=== Section Start ===
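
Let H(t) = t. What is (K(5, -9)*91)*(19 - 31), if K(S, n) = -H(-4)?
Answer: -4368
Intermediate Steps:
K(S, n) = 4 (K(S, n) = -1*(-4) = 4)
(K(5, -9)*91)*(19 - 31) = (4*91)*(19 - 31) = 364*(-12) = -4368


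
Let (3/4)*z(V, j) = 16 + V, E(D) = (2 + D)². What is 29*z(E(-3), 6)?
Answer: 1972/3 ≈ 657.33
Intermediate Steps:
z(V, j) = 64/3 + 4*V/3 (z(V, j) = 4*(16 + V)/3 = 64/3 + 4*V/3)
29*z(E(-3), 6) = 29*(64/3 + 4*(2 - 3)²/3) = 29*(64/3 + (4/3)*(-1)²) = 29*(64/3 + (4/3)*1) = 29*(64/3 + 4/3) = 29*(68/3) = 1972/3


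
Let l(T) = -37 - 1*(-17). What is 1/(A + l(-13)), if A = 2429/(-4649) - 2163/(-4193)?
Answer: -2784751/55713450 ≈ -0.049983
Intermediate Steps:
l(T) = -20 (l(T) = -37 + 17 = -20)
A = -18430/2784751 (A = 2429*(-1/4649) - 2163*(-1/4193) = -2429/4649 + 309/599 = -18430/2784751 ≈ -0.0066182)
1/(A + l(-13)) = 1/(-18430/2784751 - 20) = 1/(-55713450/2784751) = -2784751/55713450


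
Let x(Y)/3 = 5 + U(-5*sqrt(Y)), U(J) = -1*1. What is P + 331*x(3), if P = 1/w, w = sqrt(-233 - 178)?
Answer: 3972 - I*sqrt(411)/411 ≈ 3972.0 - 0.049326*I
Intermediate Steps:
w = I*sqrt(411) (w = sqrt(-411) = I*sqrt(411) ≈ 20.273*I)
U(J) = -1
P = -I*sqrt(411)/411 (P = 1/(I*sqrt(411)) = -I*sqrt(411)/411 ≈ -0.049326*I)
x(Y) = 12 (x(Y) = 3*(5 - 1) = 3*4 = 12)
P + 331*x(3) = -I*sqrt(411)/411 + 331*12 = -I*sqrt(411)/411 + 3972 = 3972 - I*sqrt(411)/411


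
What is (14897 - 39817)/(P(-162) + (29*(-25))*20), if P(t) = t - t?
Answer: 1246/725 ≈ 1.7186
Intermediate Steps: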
=== Section End ===
=== Section Start ===
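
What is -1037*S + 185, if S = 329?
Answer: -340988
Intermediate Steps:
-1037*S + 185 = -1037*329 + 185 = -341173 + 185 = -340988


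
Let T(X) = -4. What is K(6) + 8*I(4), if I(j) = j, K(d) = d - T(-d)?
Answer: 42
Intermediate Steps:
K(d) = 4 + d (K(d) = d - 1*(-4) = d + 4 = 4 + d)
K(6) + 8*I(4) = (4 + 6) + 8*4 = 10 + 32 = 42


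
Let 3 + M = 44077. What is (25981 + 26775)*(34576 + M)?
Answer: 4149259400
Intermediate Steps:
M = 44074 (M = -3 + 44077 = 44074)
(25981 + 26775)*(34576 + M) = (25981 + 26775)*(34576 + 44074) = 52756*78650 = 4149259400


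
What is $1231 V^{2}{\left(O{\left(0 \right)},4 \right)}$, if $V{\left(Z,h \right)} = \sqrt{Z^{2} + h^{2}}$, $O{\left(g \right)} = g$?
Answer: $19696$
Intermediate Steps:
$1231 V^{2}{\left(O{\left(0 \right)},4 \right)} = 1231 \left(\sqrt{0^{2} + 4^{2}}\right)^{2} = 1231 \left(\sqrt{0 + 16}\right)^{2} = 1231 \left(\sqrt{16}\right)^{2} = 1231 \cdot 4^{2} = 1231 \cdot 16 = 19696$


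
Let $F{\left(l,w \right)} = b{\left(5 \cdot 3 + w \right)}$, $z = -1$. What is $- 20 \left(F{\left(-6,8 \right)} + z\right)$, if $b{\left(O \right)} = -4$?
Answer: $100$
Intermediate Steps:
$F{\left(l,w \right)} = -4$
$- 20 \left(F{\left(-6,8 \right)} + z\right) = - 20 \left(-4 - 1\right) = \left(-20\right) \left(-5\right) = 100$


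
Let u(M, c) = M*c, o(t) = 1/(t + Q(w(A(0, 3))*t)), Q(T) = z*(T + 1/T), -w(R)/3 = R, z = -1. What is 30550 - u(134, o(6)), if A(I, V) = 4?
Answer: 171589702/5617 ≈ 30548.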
=== Section End ===
Directions for this task
Copy every line from the data that includes the string "Answer".

Task result
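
Answer: -4368
Answer: 1972/3 ≈ 657.33
Answer: -2784751/55713450 ≈ -0.049983
Answer: 3972 - I*sqrt(411)/411 ≈ 3972.0 - 0.049326*I
Answer: 1246/725 ≈ 1.7186
Answer: -340988
Answer: 42
Answer: 4149259400
Answer: $19696$
Answer: $100$
Answer: 171589702/5617 ≈ 30548.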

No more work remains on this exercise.